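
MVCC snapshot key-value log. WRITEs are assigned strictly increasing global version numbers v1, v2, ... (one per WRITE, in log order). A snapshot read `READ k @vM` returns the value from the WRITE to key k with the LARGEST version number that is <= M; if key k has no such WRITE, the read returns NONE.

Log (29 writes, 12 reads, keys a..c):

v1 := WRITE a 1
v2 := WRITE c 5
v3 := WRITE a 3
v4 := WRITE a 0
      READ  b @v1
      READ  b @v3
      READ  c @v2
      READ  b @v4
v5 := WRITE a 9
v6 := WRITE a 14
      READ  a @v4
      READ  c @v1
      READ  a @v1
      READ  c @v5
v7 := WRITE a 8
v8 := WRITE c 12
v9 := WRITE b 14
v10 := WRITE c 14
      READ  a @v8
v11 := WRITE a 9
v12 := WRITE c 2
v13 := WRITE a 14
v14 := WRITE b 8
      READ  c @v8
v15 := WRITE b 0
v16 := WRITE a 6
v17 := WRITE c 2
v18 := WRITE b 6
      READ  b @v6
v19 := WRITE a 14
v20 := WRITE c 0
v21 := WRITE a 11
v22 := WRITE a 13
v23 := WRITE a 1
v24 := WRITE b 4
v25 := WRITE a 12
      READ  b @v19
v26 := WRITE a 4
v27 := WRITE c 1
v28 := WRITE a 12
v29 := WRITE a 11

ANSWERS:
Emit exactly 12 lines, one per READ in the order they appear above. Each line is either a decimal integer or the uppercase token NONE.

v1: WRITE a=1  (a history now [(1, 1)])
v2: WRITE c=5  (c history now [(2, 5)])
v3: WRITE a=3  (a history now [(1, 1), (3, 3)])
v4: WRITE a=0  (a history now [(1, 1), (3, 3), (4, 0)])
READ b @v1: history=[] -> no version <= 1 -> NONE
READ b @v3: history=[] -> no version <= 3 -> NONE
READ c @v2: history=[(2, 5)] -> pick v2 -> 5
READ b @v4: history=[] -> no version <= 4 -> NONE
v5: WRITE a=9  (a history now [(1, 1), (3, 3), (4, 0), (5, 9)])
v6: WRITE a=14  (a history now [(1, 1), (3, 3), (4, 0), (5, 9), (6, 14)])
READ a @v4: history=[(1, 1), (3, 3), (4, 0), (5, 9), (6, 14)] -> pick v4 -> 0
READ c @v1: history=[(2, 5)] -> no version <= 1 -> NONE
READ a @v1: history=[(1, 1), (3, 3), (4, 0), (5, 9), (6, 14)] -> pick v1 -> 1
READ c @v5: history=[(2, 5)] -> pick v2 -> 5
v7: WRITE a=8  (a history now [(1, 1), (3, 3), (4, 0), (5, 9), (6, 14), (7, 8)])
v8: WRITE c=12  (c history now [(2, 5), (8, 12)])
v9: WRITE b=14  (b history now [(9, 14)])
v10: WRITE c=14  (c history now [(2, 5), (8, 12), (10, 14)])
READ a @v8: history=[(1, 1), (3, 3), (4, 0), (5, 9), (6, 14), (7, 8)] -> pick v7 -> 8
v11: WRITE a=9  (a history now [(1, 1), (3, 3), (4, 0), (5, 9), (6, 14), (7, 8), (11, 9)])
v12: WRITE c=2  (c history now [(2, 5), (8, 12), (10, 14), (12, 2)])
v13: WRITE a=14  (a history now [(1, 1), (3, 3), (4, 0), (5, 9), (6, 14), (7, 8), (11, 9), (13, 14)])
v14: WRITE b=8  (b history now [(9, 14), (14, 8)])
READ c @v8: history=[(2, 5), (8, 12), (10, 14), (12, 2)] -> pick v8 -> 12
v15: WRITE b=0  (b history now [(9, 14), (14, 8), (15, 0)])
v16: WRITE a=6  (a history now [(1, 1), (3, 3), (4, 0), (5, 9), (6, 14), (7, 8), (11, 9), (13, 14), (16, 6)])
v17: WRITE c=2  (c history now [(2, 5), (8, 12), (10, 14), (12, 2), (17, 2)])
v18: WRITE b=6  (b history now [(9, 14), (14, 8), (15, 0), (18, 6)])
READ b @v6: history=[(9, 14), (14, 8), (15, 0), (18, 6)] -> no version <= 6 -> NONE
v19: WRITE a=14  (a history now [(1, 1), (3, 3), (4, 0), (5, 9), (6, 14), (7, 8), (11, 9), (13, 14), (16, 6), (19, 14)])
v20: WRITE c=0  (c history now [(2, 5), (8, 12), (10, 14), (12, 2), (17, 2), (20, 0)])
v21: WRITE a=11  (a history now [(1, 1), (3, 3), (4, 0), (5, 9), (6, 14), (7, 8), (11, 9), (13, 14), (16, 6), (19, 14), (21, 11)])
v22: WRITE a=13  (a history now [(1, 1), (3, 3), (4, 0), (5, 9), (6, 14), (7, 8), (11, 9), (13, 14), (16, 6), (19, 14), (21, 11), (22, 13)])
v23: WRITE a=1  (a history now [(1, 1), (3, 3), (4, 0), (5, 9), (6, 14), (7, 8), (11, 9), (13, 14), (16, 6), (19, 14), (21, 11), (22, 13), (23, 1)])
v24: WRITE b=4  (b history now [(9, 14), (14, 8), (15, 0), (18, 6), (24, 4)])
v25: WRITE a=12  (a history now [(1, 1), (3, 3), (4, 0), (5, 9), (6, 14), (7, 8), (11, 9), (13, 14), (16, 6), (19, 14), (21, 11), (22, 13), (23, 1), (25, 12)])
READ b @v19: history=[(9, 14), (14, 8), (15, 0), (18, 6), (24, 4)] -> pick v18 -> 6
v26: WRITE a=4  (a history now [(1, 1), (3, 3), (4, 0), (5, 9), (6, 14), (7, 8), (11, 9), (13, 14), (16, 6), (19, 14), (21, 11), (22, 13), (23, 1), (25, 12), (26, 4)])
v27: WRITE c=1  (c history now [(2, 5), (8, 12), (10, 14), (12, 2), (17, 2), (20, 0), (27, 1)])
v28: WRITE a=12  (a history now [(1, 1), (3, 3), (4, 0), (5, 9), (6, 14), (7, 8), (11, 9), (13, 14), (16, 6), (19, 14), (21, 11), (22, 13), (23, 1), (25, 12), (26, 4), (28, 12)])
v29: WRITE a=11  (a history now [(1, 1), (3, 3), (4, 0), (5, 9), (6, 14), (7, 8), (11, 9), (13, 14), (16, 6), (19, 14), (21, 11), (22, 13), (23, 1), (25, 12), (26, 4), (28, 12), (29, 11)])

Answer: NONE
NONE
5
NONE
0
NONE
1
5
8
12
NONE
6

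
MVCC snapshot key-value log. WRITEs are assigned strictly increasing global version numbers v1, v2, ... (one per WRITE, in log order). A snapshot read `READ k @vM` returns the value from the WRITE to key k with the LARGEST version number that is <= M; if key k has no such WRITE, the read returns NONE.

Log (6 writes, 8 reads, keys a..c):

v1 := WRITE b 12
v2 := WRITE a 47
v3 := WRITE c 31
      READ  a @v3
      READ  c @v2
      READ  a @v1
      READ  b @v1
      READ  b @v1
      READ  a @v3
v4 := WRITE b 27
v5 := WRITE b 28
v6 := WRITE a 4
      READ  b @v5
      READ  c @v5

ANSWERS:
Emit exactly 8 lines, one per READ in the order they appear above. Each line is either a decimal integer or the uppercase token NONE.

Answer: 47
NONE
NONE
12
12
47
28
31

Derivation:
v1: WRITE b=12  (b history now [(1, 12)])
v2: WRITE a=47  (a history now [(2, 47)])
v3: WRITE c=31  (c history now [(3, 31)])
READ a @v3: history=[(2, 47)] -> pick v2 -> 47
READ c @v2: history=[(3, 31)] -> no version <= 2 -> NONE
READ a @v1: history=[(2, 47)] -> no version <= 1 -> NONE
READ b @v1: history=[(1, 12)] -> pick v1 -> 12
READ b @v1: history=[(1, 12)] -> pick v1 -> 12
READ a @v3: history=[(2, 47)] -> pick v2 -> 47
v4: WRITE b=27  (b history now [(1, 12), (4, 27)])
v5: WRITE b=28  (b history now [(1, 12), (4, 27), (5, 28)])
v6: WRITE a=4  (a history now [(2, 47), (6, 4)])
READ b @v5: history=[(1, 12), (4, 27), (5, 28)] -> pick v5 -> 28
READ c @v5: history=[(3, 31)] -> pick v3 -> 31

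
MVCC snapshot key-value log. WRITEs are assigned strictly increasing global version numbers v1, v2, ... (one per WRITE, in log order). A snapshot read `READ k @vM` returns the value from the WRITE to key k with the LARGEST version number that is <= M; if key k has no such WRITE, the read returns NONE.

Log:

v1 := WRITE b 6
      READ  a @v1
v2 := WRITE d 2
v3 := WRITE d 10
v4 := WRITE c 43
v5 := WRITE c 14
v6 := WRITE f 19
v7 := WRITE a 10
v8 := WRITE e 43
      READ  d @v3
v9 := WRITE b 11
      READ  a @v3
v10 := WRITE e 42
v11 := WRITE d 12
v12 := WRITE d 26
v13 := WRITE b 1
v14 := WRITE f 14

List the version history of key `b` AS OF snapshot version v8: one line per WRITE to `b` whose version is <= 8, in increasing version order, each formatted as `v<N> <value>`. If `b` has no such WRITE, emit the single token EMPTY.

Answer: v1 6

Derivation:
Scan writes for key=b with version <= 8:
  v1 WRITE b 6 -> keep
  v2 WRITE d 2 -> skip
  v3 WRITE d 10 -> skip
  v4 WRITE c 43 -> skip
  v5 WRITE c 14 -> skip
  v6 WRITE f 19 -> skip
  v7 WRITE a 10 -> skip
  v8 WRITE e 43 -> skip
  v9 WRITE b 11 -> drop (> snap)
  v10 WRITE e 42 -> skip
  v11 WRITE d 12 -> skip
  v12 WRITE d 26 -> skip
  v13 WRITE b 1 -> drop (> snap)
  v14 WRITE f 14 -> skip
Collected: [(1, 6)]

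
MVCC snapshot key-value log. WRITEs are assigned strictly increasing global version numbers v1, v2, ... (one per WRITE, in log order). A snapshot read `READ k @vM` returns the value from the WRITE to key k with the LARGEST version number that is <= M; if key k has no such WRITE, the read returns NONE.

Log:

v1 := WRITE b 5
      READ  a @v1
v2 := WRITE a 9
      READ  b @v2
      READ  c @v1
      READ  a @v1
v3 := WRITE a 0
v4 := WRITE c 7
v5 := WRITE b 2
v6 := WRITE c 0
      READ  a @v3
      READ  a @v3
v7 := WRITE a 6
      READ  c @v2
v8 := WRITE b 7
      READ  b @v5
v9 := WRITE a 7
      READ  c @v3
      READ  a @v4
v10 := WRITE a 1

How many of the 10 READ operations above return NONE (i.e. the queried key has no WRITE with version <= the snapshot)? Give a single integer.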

● Task item
Within the entries above, find every line where the string "keys" occurs, and copy it.

● Your response
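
Log (29 writes, 12 reads, keys a..c):
Log (6 writes, 8 reads, keys a..c):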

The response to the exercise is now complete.